» Task material
·····

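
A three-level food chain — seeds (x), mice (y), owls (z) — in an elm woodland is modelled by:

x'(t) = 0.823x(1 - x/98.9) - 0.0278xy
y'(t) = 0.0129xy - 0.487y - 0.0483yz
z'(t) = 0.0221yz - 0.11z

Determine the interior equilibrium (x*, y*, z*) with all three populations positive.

x* ≈ 82.3, y* ≈ 4.98, z* ≈ 11.9

From dz/dt = 0: 0.0221y* = 0.11, so y* = 4.98.
From dx/dt = 0: 0.823(1 - x*/98.9) = 0.0278·4.98, giving x* = 98.9·(1 - 0.168) = 82.3.
From dy/dt = 0: 0.0129·82.3 - 0.487 = 0.0483z*, so z* = 0.574/0.0483 = 11.9.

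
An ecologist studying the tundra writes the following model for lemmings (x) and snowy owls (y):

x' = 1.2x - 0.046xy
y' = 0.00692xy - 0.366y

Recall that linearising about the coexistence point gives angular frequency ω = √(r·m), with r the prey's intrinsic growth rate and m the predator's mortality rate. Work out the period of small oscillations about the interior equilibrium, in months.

Here r = 1.2 and m = 0.366, so r·m = 0.439.
ω = √0.439 = 0.663 per month, hence T = 2π/ω ≈ 9.48 months.

T ≈ 9.48 months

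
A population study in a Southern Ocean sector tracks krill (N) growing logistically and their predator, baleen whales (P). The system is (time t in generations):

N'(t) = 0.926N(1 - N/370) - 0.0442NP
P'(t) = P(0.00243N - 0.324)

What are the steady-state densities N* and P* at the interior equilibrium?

N* ≈ 133, P* ≈ 13.4

From dP/dt = 0 with P > 0: 0.00243N* = 0.324, so N* = 133.
Substitute into dN/dt = 0: 0.926(1 - 133/370) = 0.0442P*.
The bracket is 0.64, giving P* = 0.592/0.0442 = 13.4.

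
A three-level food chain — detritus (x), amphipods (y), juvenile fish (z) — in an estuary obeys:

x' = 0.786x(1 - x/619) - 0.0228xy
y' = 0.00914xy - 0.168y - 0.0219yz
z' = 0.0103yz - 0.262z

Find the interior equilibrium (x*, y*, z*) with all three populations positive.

From dz/dt = 0: 0.0103y* = 0.262, so y* = 25.4.
From dx/dt = 0: 0.786(1 - x*/619) = 0.0228·25.4, giving x* = 619·(1 - 0.738) = 162.
From dy/dt = 0: 0.00914·162 - 0.168 = 0.0219z*, so z* = 1.32/0.0219 = 60.

x* ≈ 162, y* ≈ 25.4, z* ≈ 60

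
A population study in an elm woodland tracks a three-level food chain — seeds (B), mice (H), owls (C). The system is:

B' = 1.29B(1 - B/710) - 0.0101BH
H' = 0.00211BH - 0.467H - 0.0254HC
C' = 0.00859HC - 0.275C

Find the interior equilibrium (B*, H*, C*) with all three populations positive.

B* ≈ 532, H* ≈ 32, C* ≈ 25.8

From dC/dt = 0: 0.00859H* = 0.275, so H* = 32.
From dB/dt = 0: 1.29(1 - B*/710) = 0.0101·32, giving B* = 710·(1 - 0.251) = 532.
From dH/dt = 0: 0.00211·532 - 0.467 = 0.0254C*, so C* = 0.656/0.0254 = 25.8.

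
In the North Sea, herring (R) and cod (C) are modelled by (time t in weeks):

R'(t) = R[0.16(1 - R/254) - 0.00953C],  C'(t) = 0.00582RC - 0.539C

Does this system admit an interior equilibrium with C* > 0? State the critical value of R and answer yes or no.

Threshold R = 92.6; K > 92.6, so yes, the predator persists.

The predator equation gives dC/dt > 0 only when R > 0.539/0.00582 = 92.6.
Without the predator, R → K = 254. Since 254 > 92.6, the predator can invade and persist.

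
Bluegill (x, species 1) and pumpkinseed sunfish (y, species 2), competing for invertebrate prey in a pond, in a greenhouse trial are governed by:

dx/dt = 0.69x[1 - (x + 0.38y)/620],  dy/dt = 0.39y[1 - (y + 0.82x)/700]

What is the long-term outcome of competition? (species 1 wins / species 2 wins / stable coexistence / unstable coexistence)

Compare the nullcline intercepts: K1/α12 = 620/0.38 = 1630 > K2 = 700; K2/α21 = 700/0.82 = 854 > K1 = 620.
Since both inequalities hold, each species can invade when rare, so the interior equilibrium is stable.

stable coexistence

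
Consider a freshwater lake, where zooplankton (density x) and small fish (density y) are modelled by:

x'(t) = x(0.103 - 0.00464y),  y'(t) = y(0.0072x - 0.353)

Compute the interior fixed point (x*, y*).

Set dy/dt = 0 with y > 0: 0.0072x - 0.353 = 0, so x* = 0.353/0.0072 = 49.
Set dx/dt = 0 with x > 0: 0.103 - 0.00464y = 0, so y* = 0.103/0.00464 = 22.2.

x* ≈ 49, y* ≈ 22.2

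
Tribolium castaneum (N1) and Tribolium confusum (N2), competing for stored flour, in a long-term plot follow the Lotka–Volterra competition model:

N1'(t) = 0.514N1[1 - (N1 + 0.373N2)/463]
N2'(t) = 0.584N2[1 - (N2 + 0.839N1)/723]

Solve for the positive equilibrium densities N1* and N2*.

Setting both brackets to zero gives the nullclines N1 + 0.373N2 = 463 and 0.839N1 + N2 = 723.
Substituting N2 = 723 - 0.839N1 into the first: N1(1 - 0.373·0.839) = 463 - 0.373·723.
So N1* = 193/0.687 = 281, and then N2* = 723 - 0.839·281 = 487.

N1* ≈ 281, N2* ≈ 487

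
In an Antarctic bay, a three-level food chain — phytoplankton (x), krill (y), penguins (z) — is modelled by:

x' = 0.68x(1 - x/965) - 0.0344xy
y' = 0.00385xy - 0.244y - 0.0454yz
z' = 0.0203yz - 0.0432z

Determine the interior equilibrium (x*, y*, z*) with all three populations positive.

From dz/dt = 0: 0.0203y* = 0.0432, so y* = 2.13.
From dx/dt = 0: 0.68(1 - x*/965) = 0.0344·2.13, giving x* = 965·(1 - 0.108) = 861.
From dy/dt = 0: 0.00385·861 - 0.244 = 0.0454z*, so z* = 3.07/0.0454 = 67.6.

x* ≈ 861, y* ≈ 2.13, z* ≈ 67.6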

·····

» Requirement
Each line in the data that holds the string "krill" should be found and copied.

» Expected output
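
A population study in a Southern Ocean sector tracks krill (N) growing logistically and their predator, baleen whales (P). The system is (time t in generations):
In an Antarctic bay, a three-level food chain — phytoplankton (x), krill (y), penguins (z) — is modelled by: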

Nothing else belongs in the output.